Your assignment: Only the lines below between the ones containing "The following structural" and "A population of 5 units has W", inclusive, are to be reproduced, each exactly as it stands.

━━━━━ The data ━━━━━

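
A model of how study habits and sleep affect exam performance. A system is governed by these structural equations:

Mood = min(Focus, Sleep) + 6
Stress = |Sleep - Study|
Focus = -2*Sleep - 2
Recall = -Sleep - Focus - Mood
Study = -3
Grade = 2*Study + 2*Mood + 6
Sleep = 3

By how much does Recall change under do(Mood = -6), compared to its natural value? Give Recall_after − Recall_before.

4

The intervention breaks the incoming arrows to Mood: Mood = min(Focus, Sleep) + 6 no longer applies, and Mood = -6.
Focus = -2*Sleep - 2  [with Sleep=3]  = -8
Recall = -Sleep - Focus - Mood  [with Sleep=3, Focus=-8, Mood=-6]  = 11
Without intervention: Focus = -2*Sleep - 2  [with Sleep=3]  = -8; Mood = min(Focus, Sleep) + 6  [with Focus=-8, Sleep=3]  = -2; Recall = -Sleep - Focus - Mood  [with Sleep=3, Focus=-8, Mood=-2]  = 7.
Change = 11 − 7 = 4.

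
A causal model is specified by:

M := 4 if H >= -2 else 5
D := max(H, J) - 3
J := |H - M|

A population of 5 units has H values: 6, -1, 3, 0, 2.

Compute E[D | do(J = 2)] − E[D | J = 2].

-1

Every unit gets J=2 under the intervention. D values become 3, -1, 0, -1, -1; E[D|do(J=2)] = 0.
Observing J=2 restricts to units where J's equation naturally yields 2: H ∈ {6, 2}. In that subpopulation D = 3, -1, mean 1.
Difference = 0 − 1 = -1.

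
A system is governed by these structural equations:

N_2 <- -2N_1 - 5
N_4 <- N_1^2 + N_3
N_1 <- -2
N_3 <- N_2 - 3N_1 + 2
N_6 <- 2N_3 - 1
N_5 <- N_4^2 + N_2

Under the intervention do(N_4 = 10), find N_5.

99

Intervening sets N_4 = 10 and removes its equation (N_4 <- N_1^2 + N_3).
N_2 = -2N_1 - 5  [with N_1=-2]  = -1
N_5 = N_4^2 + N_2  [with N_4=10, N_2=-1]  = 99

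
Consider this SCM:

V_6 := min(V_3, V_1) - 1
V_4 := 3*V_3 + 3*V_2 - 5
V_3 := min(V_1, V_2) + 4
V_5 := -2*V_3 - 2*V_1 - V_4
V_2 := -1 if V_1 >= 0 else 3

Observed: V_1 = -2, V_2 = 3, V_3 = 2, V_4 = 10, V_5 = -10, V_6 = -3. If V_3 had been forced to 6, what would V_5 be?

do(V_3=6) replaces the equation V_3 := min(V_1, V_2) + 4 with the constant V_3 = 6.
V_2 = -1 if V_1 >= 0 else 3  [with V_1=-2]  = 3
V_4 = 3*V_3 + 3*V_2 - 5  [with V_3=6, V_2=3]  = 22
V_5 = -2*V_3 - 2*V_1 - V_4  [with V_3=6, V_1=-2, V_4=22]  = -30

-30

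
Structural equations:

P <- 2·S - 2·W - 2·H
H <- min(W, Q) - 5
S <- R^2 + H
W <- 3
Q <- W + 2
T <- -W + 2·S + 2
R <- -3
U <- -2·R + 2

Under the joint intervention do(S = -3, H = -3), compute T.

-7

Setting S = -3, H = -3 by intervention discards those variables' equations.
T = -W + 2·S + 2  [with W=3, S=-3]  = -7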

━━━━━
━━━━━ The data ━━━━━

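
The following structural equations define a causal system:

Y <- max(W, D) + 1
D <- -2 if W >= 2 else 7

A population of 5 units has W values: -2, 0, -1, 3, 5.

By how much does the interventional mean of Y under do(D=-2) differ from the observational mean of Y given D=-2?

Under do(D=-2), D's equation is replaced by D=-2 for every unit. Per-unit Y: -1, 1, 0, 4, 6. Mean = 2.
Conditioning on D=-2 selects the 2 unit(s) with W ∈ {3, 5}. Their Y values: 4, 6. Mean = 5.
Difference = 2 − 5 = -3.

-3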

━━━━━
━━━━━ The data ━━━━━

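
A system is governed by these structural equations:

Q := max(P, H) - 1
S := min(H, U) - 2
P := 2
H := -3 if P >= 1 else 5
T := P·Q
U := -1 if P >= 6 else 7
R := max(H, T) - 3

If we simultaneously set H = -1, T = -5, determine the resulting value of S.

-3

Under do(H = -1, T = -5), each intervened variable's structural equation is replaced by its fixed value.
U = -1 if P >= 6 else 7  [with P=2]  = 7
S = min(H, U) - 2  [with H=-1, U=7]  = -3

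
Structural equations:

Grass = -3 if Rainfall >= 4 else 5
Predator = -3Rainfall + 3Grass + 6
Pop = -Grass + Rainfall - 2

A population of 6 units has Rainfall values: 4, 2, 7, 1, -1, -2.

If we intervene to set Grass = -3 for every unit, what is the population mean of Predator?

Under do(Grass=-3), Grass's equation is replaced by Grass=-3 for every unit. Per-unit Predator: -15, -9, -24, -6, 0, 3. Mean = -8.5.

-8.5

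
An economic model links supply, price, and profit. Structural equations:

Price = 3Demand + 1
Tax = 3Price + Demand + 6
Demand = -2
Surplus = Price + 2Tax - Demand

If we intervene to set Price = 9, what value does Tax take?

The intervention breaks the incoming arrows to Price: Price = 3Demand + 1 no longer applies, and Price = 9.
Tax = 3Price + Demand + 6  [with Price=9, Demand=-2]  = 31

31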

━━━━━

Answer space:
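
The following structural equations define a causal system:

Y <- max(W, D) + 1
D <- -2 if W >= 2 else 7

A population of 5 units has W values: -2, 0, -1, 3, 5.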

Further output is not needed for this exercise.